## Task description
The whole listing needs to be returned exactly as it appears.

## Data extract

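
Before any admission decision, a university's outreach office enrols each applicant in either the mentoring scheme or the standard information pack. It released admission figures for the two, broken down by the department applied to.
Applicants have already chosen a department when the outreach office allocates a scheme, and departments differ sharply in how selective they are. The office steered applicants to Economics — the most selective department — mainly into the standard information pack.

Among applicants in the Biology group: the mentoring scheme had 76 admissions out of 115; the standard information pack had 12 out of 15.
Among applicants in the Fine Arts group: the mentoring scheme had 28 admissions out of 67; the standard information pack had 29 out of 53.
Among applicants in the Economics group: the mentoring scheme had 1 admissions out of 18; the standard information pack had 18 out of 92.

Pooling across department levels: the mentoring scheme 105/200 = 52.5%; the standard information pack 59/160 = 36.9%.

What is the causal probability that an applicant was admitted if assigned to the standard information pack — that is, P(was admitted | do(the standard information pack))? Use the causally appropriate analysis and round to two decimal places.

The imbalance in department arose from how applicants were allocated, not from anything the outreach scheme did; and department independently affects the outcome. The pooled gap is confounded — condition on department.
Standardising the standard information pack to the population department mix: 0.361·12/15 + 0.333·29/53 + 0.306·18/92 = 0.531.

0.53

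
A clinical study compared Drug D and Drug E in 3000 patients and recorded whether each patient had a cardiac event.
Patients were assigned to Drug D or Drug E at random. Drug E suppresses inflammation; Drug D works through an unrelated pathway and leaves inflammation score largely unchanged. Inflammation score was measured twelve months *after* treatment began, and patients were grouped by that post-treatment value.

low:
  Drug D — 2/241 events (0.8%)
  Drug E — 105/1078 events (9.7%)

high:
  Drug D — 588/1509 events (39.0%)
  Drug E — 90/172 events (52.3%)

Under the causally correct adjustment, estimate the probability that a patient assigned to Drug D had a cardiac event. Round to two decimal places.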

## Your response
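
Before any admission decision, a university's outreach office enrols each applicant in either the mentoring scheme or the standard information pack. It released admission figures for the two, broken down by the department applied to.
Applicants have already chosen a department when the outreach office allocates a scheme, and departments differ sharply in how selective they are. The office steered applicants to Economics — the most selective department — mainly into the standard information pack.

Among applicants in the Biology group: the mentoring scheme had 76 admissions out of 115; the standard information pack had 12 out of 15.
Among applicants in the Fine Arts group: the mentoring scheme had 28 admissions out of 67; the standard information pack had 29 out of 53.
Among applicants in the Economics group: the mentoring scheme had 1 admissions out of 18; the standard information pack had 18 out of 92.

Pooling across department levels: the mentoring scheme 105/200 = 52.5%; the standard information pack 59/160 = 36.9%.

What is the causal probability that an applicant was admitted if assigned to the standard information pack — that is, P(was admitted | do(the standard information pack))? Use the causally appropriate analysis and round to two decimal places.

The imbalance in department arose from how applicants were allocated, not from anything the outreach scheme did; and department independently affects the outcome. The pooled gap is confounded — condition on department.
Standardising the standard information pack to the population department mix: 0.361·12/15 + 0.333·29/53 + 0.306·18/92 = 0.531.

0.53

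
A clinical study compared Drug D and Drug E in 3000 patients and recorded whether each patient had a cardiac event.
Patients were assigned to Drug D or Drug E at random. Drug E suppresses inflammation; Drug D works through an unrelated pathway and leaves inflammation score largely unchanged. Inflammation score was measured twelve months *after* treatment began, and patients were grouped by that post-treatment value.

low:
  Drug D — 2/241 events (0.8%)
  Drug E — 105/1078 events (9.7%)

high:
  Drug D — 588/1509 events (39.0%)
  Drug E — 90/172 events (52.3%)

Under the causally correct adjustment, estimate the probability that a patient assigned to Drug D had a cardiac event. Round to two decimal places.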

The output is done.